* Work to be completed *
All lines from the one containing "Fatima has shifts" to the end of the entries below should be output exactly as they appear. No other lines should be output.

* Supplied records *
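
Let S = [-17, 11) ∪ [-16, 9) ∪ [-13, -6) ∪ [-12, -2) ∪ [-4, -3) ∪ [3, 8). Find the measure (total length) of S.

Merged: [-17, 11).
Length: 28.

28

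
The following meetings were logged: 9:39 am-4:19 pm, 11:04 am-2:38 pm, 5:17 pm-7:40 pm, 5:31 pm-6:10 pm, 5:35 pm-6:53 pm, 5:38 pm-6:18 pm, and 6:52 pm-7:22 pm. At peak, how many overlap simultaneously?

Sweep endpoints in order; track running count of active intervals.
Peak of 4 reached at 5:38 pm.

4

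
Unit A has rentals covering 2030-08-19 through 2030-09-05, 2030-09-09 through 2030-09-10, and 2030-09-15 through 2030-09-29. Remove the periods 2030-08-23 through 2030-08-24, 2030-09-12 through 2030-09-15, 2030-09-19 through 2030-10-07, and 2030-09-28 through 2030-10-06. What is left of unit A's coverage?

2030-08-19 through 2030-08-22, 2030-08-25 through 2030-09-05, 2030-09-09 through 2030-09-10, 2030-09-16 through 2030-09-18

Second set merges to 2030-08-23 through 2030-08-24, 2030-09-12 through 2030-09-15, 2030-09-19 through 2030-10-07.
2030-08-19 through 2030-09-05 \ B = 2030-08-19 through 2030-08-22, 2030-08-25 through 2030-09-05.
2030-09-09 through 2030-09-10: nothing removed.
2030-09-15 through 2030-09-29 \ B = 2030-09-16 through 2030-09-18.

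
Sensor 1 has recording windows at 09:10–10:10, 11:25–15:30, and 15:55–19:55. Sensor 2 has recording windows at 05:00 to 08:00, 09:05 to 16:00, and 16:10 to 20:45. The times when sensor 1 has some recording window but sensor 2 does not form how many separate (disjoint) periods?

A \ B = 16:00–16:10.
That is 1 disjoint piece.

1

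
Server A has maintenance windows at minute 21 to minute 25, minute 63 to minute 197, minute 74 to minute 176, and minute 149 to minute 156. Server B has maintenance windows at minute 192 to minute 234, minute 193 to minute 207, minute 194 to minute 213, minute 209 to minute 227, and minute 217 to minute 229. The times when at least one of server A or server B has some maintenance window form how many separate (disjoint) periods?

2

Merge the first list: minute 21 to minute 25, minute 63 to minute 197.
Merge the second list: minute 192 to minute 234.
A ∪ B = minute 21 to minute 25, minute 63 to minute 234.
That is 2 disjoint pieces.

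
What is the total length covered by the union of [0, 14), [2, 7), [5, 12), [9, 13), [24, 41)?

31

Merged: [0, 14), [24, 41).
Lengths: 14 + 17 = 31.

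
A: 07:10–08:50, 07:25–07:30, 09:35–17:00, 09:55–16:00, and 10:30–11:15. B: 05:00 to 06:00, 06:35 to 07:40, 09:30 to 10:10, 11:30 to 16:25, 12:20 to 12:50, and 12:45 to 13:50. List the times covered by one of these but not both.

A, merged: 07:10-08:50, 09:35-17:00.
B, merged: 05:00-06:00, 06:35-07:40, 09:30-10:10, 11:30-16:25.
A \ B = 07:40-08:50, 10:10-11:30, 16:25-17:00.
B \ A = 05:00-06:00, 06:35-07:10, 09:30-09:35.
Union of the two gives the symmetric difference.

05:00-06:00, 06:35-07:10, 07:40-08:50, 09:30-09:35, 10:10-11:30, 16:25-17:00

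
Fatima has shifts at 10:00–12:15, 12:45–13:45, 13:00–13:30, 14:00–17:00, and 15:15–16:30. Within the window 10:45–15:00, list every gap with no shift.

Covered (merged): 10:00–12:15, 12:45–13:45, 14:00–17:00.
Complement within 10:45–15:00: 12:15–12:45, 13:45–14:00.

12:15–12:45, 13:45–14:00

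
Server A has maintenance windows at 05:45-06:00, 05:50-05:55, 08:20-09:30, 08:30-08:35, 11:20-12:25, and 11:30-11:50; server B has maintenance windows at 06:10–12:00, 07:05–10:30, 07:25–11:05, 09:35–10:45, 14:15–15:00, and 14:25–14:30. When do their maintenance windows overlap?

A, merged: 05:45–06:00, 08:20–09:30, 11:20–12:25.
B, merged: 06:10–12:00, 14:15–15:00.
05:45–06:00: no overlap with the second set.
08:20–09:30 meets the second set on 08:20–09:30.
11:20–12:25 meets the second set on 11:20–12:00.

08:20–09:30, 11:20–12:00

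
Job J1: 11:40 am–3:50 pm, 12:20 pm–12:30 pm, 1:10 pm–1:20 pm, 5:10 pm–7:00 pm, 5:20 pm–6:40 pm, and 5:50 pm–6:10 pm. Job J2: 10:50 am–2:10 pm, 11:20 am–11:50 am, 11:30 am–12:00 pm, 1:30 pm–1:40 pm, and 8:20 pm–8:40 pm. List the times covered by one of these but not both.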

* Answer below *
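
Fatima has shifts at 10:00–12:15, 12:45–13:45, 13:00–13:30, 14:00–17:00, and 15:15–16:30. Within the window 10:45–15:00, list every gap with no shift.

Covered (merged): 10:00–12:15, 12:45–13:45, 14:00–17:00.
Complement within 10:45–15:00: 12:15–12:45, 13:45–14:00.

12:15–12:45, 13:45–14:00

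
Server A has maintenance windows at 05:45-06:00, 05:50-05:55, 08:20-09:30, 08:30-08:35, 11:20-12:25, and 11:30-11:50; server B has maintenance windows at 06:10–12:00, 07:05–10:30, 07:25–11:05, 09:35–10:45, 14:15–15:00, and 14:25–14:30. When do their maintenance windows overlap?

A, merged: 05:45–06:00, 08:20–09:30, 11:20–12:25.
B, merged: 06:10–12:00, 14:15–15:00.
05:45–06:00: no overlap with the second set.
08:20–09:30 meets the second set on 08:20–09:30.
11:20–12:25 meets the second set on 11:20–12:00.

08:20–09:30, 11:20–12:00

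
Job J1: 11:40 am–3:50 pm, 12:20 pm–12:30 pm, 1:10 pm–1:20 pm, 5:10 pm–7:00 pm, 5:20 pm–6:40 pm, and 5:50 pm–6:10 pm. Job J2: 10:50 am–2:10 pm, 11:20 am–11:50 am, 11:30 am–12:00 pm, 1:30 pm–1:40 pm, and 8:20 pm–8:40 pm. List the times covered by one of these but not both.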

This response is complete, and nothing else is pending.